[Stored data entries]
- Opening Delimiter -
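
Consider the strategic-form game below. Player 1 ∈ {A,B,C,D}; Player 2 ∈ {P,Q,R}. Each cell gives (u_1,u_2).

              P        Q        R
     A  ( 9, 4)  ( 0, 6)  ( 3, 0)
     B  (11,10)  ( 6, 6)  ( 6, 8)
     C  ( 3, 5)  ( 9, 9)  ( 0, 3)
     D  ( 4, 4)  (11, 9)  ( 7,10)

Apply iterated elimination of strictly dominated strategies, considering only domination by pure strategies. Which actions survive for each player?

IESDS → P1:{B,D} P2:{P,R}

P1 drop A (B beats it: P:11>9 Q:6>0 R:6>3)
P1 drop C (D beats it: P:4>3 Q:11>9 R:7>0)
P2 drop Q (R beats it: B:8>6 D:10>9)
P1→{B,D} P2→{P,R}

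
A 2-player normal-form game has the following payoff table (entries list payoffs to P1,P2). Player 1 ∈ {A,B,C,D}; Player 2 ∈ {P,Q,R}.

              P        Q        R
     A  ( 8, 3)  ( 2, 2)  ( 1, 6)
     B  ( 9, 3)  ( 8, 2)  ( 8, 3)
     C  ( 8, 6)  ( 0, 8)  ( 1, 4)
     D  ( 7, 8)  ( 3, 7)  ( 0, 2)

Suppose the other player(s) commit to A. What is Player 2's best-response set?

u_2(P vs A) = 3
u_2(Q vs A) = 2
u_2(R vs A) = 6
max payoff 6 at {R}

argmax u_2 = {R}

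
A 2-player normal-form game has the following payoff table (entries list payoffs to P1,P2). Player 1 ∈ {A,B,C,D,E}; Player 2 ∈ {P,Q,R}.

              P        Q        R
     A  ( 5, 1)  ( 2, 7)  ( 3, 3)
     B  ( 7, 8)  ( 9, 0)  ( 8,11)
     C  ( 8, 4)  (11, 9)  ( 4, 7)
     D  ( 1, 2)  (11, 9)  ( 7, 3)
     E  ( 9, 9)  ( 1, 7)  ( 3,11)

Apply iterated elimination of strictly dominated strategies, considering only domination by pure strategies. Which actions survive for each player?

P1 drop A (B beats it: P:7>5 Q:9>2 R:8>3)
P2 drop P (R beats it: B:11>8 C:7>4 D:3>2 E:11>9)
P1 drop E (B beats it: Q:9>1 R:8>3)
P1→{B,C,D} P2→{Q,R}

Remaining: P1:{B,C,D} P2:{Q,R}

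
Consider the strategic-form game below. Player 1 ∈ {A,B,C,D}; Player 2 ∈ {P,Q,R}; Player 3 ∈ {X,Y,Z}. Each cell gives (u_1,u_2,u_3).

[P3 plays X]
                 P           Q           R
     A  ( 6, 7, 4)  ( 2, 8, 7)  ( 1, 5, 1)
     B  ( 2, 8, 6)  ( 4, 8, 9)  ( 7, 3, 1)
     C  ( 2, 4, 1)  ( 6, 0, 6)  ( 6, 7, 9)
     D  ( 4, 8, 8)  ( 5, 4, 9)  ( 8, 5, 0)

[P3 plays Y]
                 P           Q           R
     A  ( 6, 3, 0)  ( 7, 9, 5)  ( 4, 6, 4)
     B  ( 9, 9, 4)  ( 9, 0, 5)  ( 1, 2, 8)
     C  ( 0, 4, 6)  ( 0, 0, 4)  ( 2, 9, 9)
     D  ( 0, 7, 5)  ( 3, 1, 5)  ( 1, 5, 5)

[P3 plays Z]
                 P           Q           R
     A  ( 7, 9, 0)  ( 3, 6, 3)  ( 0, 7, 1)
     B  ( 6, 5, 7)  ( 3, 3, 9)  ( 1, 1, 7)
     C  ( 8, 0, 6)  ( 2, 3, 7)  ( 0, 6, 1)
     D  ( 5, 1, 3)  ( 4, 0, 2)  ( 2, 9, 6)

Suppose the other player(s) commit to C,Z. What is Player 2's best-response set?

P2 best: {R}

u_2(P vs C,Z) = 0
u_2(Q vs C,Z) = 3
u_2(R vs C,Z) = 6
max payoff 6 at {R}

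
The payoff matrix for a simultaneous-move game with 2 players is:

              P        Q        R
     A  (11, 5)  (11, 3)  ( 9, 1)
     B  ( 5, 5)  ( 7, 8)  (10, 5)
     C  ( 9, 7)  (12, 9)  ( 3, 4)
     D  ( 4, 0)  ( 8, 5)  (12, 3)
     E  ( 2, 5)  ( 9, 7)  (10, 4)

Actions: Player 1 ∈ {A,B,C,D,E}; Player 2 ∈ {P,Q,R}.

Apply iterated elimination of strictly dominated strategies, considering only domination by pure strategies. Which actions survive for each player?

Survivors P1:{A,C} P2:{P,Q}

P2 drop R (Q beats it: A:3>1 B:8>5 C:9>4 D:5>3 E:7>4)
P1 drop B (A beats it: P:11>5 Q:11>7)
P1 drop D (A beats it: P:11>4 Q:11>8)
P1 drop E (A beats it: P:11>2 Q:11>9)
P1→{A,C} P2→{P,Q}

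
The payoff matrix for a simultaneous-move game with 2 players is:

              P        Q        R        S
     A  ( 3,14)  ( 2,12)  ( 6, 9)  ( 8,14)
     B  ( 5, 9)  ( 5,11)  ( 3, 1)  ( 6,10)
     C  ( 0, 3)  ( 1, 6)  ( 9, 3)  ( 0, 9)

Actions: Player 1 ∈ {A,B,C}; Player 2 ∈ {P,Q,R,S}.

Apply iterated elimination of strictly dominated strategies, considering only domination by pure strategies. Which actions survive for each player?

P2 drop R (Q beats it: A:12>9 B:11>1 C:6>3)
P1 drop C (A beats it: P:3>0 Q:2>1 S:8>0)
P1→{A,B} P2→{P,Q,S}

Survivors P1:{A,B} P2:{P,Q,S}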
- Closing Delimiter -
- Opening Delimiter -
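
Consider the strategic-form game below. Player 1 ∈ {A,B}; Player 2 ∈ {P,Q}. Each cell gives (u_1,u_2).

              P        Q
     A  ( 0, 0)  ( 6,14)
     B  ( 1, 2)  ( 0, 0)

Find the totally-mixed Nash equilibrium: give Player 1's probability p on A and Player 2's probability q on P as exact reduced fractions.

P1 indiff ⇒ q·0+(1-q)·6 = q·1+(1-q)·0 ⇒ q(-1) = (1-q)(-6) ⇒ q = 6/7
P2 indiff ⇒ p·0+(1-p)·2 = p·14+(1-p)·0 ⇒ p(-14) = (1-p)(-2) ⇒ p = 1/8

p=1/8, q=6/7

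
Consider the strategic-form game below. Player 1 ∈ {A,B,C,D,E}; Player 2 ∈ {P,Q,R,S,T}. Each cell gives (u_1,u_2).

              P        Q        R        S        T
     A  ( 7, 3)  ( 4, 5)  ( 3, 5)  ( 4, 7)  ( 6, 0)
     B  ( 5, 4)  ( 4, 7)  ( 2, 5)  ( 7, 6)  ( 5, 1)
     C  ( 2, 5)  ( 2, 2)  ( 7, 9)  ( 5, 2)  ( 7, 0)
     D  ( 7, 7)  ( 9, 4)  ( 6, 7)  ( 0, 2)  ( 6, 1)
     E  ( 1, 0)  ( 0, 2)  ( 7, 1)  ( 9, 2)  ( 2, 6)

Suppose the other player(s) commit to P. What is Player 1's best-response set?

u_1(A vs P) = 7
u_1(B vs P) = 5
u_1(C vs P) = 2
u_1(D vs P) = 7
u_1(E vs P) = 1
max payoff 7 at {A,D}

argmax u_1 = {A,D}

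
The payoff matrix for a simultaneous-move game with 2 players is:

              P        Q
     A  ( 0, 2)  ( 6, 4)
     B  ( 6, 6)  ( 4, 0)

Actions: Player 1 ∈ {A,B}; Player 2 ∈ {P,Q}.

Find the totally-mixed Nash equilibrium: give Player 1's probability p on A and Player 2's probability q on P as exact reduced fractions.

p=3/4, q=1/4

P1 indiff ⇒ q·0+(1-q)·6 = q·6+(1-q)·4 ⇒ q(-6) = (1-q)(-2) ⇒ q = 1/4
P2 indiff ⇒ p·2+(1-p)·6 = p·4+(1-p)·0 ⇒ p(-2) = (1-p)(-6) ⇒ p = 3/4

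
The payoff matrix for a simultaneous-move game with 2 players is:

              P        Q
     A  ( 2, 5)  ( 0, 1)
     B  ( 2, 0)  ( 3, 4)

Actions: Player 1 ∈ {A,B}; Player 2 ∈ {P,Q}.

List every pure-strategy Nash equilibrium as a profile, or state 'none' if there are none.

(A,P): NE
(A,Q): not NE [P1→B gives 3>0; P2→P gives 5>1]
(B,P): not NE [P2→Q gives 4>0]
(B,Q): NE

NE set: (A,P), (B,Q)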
- Closing Delimiter -
- [What to produce]:
List all lines from the entries that include the word "cell".

- [Task solution]:
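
Consider the strategic-form game below. Player 1 ∈ {A,B,C,D}; Player 2 ∈ {P,Q,R}. Each cell gives (u_1,u_2).
Consider the strategic-form game below. Player 1 ∈ {A,B,C,D}; Player 2 ∈ {P,Q,R}; Player 3 ∈ {X,Y,Z}. Each cell gives (u_1,u_2,u_3).
Consider the strategic-form game below. Player 1 ∈ {A,B}; Player 2 ∈ {P,Q}. Each cell gives (u_1,u_2).
Consider the strategic-form game below. Player 1 ∈ {A,B,C,D,E}; Player 2 ∈ {P,Q,R,S,T}. Each cell gives (u_1,u_2).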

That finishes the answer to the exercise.